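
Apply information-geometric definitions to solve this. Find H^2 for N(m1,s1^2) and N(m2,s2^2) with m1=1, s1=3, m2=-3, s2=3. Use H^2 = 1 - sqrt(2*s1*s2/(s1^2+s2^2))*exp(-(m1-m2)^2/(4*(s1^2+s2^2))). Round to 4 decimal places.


Squared Hellinger distance for Gaussians:
H^2 = 1 - sqrt(2*s1*s2/(s1^2+s2^2)) * exp(-(m1-m2)^2/(4*(s1^2+s2^2))).
s1^2 = 9, s2^2 = 9, s1^2+s2^2 = 18.
sqrt(2*3*3/(18)) = 1.0.
(m1-m2)^2 = (4)^2 = 16.
exp(-16/(4*18)) = exp(-0.222222) = 0.800737.
H^2 = 1 - 1.0*0.800737 = 0.1993

0.1993


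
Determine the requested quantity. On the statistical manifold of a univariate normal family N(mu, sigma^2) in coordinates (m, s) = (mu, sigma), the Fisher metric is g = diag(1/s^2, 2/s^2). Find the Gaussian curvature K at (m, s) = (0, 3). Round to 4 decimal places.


The metric has the form g = (A dm^2 + B ds^2)/s^2 with A = 1, B = 2.
Substitute u = sqrt(A/B)*m: g = B*(du^2 + ds^2)/s^2, i.e. B times the
Poincare upper half-plane metric, which has constant Gaussian curvature -1.
Scaling a 2D metric by a constant c divides the Gaussian curvature by c,
so K = -1/B = -1/(2) = -0.5000 everywhere (the point (m, s) = (0, 3) is irrelevant:
the curvature is constant).
The requested Gaussian curvature is K = -0.5000.

-0.5000


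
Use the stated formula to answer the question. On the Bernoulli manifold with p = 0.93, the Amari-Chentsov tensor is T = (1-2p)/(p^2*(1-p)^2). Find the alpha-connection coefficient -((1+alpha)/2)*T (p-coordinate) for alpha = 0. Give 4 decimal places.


Skewness (Amari-Chentsov) tensor: T = (1-2p)/(p^2*(1-p)^2).
p = 0.93, 1-2p = -0.86, p^2 = 0.8649, (1-p)^2 = 0.0049.
T = -0.86/(0.8649 * 0.0049) = -202.92543.
In the p-coordinate, Gamma^(alpha) = Gamma^(0) - (alpha/2)*T with Gamma^(0) = (1/2)*g'(p) = -T/2,
so Gamma^(alpha) = -((1+alpha)/2)*T.
alpha = 0, -(1+alpha)/2 = -0.5.
Gamma = -0.5 * -202.92543 = 101.4627

101.4627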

------------

== Try it ==
Up to and including the last line above, starting with the line that contains "Use the stated", return each line exactly and nothing else.

== Exercise response ==
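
Use the stated formula to answer the question. On the Bernoulli manifold with p = 0.93, the Amari-Chentsov tensor is T = (1-2p)/(p^2*(1-p)^2). Find the alpha-connection coefficient -((1+alpha)/2)*T (p-coordinate) for alpha = 0. Give 4 decimal places.


Skewness (Amari-Chentsov) tensor: T = (1-2p)/(p^2*(1-p)^2).
p = 0.93, 1-2p = -0.86, p^2 = 0.8649, (1-p)^2 = 0.0049.
T = -0.86/(0.8649 * 0.0049) = -202.92543.
In the p-coordinate, Gamma^(alpha) = Gamma^(0) - (alpha/2)*T with Gamma^(0) = (1/2)*g'(p) = -T/2,
so Gamma^(alpha) = -((1+alpha)/2)*T.
alpha = 0, -(1+alpha)/2 = -0.5.
Gamma = -0.5 * -202.92543 = 101.4627

101.4627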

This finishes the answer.